▸ What is being asked
Please write out the listing again, keeping every character the same.

/---

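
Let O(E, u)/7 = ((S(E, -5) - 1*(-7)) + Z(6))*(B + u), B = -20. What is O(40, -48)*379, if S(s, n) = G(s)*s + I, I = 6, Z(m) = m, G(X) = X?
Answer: -292074076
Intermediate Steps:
S(s, n) = 6 + s**2 (S(s, n) = s*s + 6 = s**2 + 6 = 6 + s**2)
O(E, u) = 7*(-20 + u)*(19 + E**2) (O(E, u) = 7*((((6 + E**2) - 1*(-7)) + 6)*(-20 + u)) = 7*((((6 + E**2) + 7) + 6)*(-20 + u)) = 7*(((13 + E**2) + 6)*(-20 + u)) = 7*((19 + E**2)*(-20 + u)) = 7*((-20 + u)*(19 + E**2)) = 7*(-20 + u)*(19 + E**2))
O(40, -48)*379 = (-2660 - 140*40**2 + 133*(-48) + 7*(-48)*40**2)*379 = (-2660 - 140*1600 - 6384 + 7*(-48)*1600)*379 = (-2660 - 224000 - 6384 - 537600)*379 = -770644*379 = -292074076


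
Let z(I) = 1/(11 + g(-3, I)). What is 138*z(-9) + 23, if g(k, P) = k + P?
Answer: -115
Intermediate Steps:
g(k, P) = P + k
z(I) = 1/(8 + I) (z(I) = 1/(11 + (I - 3)) = 1/(11 + (-3 + I)) = 1/(8 + I))
138*z(-9) + 23 = 138/(8 - 9) + 23 = 138/(-1) + 23 = 138*(-1) + 23 = -138 + 23 = -115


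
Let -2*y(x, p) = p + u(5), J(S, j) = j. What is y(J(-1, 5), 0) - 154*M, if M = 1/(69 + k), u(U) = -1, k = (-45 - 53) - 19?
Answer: 89/24 ≈ 3.7083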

\---

▸ Task answer
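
Let O(E, u)/7 = ((S(E, -5) - 1*(-7)) + Z(6))*(B + u), B = -20. What is O(40, -48)*379, if S(s, n) = G(s)*s + I, I = 6, Z(m) = m, G(X) = X?
Answer: -292074076
Intermediate Steps:
S(s, n) = 6 + s**2 (S(s, n) = s*s + 6 = s**2 + 6 = 6 + s**2)
O(E, u) = 7*(-20 + u)*(19 + E**2) (O(E, u) = 7*((((6 + E**2) - 1*(-7)) + 6)*(-20 + u)) = 7*((((6 + E**2) + 7) + 6)*(-20 + u)) = 7*(((13 + E**2) + 6)*(-20 + u)) = 7*((19 + E**2)*(-20 + u)) = 7*((-20 + u)*(19 + E**2)) = 7*(-20 + u)*(19 + E**2))
O(40, -48)*379 = (-2660 - 140*40**2 + 133*(-48) + 7*(-48)*40**2)*379 = (-2660 - 140*1600 - 6384 + 7*(-48)*1600)*379 = (-2660 - 224000 - 6384 - 537600)*379 = -770644*379 = -292074076


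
Let z(I) = 1/(11 + g(-3, I)). What is 138*z(-9) + 23, if g(k, P) = k + P?
Answer: -115
Intermediate Steps:
g(k, P) = P + k
z(I) = 1/(8 + I) (z(I) = 1/(11 + (I - 3)) = 1/(11 + (-3 + I)) = 1/(8 + I))
138*z(-9) + 23 = 138/(8 - 9) + 23 = 138/(-1) + 23 = 138*(-1) + 23 = -138 + 23 = -115


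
Let -2*y(x, p) = p + u(5), J(S, j) = j. What is y(J(-1, 5), 0) - 154*M, if M = 1/(69 + k), u(U) = -1, k = (-45 - 53) - 19?
Answer: 89/24 ≈ 3.7083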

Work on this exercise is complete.